- [EXERCISE BRIEF]:
Could you return the whole listing exactly?
Start of EXERCISE INPUTS
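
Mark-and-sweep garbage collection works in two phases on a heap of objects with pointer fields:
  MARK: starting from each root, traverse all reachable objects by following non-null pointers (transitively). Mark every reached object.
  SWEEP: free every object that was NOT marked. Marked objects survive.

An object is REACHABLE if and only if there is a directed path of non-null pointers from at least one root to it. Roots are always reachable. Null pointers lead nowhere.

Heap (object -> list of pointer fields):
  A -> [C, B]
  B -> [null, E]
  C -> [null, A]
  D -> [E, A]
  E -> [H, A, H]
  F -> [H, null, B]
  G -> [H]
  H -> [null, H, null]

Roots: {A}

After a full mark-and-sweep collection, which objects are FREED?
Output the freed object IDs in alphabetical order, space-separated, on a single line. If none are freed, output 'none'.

Roots: A
Mark A: refs=C B, marked=A
Mark C: refs=null A, marked=A C
Mark B: refs=null E, marked=A B C
Mark E: refs=H A H, marked=A B C E
Mark H: refs=null H null, marked=A B C E H
Unmarked (collected): D F G

Answer: D F G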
End of EXERCISE INPUTS
- [SOLUTION]:
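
Mark-and-sweep garbage collection works in two phases on a heap of objects with pointer fields:
  MARK: starting from each root, traverse all reachable objects by following non-null pointers (transitively). Mark every reached object.
  SWEEP: free every object that was NOT marked. Marked objects survive.

An object is REACHABLE if and only if there is a directed path of non-null pointers from at least one root to it. Roots are always reachable. Null pointers lead nowhere.

Heap (object -> list of pointer fields):
  A -> [C, B]
  B -> [null, E]
  C -> [null, A]
  D -> [E, A]
  E -> [H, A, H]
  F -> [H, null, B]
  G -> [H]
  H -> [null, H, null]

Roots: {A}

After a full mark-and-sweep collection, which objects are FREED?
Output the freed object IDs in alphabetical order, space-separated, on a single line. If none are freed, output 'none'.

Roots: A
Mark A: refs=C B, marked=A
Mark C: refs=null A, marked=A C
Mark B: refs=null E, marked=A B C
Mark E: refs=H A H, marked=A B C E
Mark H: refs=null H null, marked=A B C E H
Unmarked (collected): D F G

Answer: D F G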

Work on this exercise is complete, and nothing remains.